WORK TO COMPLETE:
All lines in the records below that hold "inset" are to be shown.
── AVAILABLE DATA ──
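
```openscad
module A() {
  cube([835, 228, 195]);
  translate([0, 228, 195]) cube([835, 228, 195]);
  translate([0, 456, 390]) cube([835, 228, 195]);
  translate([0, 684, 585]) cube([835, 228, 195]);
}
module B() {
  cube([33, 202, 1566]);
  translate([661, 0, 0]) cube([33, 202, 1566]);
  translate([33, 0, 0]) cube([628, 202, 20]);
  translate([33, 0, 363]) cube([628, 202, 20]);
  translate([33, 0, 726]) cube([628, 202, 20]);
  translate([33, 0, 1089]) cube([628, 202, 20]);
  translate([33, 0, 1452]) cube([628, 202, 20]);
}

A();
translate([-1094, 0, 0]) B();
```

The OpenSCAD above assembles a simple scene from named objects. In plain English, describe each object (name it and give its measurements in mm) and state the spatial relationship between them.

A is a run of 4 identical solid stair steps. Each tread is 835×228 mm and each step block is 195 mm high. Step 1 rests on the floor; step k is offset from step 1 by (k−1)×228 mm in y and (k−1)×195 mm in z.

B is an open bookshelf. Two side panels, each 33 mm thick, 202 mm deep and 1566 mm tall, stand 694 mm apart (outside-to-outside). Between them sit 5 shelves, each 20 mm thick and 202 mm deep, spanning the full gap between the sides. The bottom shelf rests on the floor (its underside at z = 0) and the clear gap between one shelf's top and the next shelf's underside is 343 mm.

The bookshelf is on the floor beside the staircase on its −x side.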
───
── AVAILABLE DATA ──
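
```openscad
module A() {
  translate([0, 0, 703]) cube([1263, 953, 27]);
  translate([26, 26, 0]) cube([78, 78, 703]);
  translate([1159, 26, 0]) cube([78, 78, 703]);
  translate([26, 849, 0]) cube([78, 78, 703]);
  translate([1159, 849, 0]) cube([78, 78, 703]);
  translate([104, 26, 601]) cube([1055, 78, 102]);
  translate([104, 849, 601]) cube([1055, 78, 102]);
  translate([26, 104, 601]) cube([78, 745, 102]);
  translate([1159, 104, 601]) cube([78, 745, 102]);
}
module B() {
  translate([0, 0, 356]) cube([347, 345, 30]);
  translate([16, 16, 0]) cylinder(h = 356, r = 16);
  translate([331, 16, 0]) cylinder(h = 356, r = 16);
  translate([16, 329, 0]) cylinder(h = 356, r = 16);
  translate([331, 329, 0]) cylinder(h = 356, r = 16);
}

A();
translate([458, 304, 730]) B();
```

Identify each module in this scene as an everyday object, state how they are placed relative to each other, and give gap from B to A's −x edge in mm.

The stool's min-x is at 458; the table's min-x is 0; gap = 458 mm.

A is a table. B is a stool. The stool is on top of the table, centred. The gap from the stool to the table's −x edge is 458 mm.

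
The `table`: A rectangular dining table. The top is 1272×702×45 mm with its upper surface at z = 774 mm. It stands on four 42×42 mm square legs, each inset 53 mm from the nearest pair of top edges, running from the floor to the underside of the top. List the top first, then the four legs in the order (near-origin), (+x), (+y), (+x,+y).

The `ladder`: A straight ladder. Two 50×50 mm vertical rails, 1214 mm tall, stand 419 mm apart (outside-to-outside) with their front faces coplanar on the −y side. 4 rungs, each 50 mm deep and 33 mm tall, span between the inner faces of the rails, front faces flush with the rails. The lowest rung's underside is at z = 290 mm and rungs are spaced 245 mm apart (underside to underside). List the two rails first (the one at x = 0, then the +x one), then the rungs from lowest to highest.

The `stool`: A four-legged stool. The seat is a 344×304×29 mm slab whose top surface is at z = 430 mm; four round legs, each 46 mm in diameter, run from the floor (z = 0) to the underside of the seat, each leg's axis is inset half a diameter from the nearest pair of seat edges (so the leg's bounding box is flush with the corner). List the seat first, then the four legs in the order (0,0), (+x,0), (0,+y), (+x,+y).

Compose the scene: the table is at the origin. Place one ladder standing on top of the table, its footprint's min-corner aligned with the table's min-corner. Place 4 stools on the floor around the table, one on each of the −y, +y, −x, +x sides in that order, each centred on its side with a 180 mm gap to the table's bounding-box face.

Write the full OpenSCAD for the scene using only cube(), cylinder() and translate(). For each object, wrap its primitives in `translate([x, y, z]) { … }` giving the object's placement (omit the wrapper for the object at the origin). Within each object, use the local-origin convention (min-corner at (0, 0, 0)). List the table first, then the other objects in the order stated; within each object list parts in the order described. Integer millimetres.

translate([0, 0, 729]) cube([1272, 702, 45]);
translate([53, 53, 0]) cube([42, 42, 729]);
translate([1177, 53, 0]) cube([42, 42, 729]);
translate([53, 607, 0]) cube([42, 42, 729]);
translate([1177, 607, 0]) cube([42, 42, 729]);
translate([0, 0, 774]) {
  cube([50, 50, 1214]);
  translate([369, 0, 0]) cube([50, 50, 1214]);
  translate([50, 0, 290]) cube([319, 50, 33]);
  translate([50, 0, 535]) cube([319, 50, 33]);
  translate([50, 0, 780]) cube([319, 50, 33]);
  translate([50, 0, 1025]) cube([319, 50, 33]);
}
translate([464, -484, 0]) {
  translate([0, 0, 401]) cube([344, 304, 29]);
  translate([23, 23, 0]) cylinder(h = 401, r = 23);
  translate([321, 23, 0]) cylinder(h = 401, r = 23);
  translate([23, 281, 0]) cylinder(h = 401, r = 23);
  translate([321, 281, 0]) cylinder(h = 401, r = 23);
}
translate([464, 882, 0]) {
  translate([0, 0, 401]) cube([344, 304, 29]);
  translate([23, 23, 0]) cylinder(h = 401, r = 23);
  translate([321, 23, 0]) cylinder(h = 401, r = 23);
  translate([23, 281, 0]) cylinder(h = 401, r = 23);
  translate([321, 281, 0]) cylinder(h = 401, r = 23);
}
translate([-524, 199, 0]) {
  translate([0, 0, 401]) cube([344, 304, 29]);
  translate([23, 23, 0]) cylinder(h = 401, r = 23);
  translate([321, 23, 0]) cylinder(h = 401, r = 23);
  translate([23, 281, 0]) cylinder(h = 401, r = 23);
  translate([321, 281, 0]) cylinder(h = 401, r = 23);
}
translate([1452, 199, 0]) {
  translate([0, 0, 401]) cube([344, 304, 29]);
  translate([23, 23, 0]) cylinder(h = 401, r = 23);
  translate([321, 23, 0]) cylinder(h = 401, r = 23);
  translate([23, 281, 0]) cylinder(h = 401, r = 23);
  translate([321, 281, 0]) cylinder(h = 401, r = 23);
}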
───
COMPLETED TASK:
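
The `table`: A rectangular dining table. The top is 1272×702×45 mm with its upper surface at z = 774 mm. It stands on four 42×42 mm square legs, each inset 53 mm from the nearest pair of top edges, running from the floor to the underside of the top. List the top first, then the four legs in the order (near-origin), (+x), (+y), (+x,+y).
The `stool`: A four-legged stool. The seat is a 344×304×29 mm slab whose top surface is at z = 430 mm; four round legs, each 46 mm in diameter, run from the floor (z = 0) to the underside of the seat, each leg's axis is inset half a diameter from the nearest pair of seat edges (so the leg's bounding box is flush with the corner). List the seat first, then the four legs in the order (0,0), (+x,0), (0,+y), (+x,+y).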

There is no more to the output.